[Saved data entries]
Content starts
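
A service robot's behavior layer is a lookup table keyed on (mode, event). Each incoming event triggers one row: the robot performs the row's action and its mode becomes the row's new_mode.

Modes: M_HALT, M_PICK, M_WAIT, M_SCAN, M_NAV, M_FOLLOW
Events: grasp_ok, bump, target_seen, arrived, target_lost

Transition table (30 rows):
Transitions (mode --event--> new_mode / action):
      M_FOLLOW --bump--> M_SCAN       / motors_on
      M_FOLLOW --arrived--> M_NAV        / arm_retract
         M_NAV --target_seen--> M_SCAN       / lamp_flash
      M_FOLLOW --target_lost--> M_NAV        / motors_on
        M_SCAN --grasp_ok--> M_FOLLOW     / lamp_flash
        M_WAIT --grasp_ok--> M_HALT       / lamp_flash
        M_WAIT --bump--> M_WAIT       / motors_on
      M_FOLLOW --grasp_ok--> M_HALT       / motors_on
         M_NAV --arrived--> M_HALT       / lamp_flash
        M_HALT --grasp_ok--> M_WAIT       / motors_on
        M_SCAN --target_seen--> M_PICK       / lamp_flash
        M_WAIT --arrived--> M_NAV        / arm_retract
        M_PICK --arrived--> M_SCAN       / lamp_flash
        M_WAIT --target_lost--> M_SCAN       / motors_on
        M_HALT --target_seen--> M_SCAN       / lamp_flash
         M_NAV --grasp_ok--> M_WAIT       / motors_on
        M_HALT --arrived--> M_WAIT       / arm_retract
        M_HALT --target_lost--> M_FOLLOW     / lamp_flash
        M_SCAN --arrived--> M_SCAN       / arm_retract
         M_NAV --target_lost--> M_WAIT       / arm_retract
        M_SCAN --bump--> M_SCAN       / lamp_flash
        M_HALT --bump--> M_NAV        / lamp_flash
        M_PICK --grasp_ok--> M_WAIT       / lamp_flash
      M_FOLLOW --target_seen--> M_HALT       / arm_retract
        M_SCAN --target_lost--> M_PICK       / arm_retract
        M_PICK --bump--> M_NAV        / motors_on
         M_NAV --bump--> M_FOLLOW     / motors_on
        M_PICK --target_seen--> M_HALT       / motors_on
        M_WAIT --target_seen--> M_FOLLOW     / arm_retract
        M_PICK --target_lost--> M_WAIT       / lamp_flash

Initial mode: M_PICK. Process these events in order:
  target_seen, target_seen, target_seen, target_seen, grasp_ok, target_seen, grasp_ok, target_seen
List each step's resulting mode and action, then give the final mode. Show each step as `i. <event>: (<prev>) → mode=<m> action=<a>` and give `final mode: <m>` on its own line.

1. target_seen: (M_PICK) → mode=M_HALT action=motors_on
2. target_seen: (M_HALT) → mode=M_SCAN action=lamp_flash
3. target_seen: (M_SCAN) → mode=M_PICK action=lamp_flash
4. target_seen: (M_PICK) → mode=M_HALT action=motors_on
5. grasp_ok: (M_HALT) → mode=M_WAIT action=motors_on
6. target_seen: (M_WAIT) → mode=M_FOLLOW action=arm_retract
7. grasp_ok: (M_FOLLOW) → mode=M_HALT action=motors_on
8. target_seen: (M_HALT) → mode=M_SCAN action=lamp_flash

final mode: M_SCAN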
Content ends
▶ _What is required_: Please restate, word for word, the lines of the entries that run from the first line through the one holding "Transitions (mode --event-->", and add nothing.

▶ _Answer_:
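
A service robot's behavior layer is a lookup table keyed on (mode, event). Each incoming event triggers one row: the robot performs the row's action and its mode becomes the row's new_mode.

Modes: M_HALT, M_PICK, M_WAIT, M_SCAN, M_NAV, M_FOLLOW
Events: grasp_ok, bump, target_seen, arrived, target_lost

Transition table (30 rows):
Transitions (mode --event--> new_mode / action):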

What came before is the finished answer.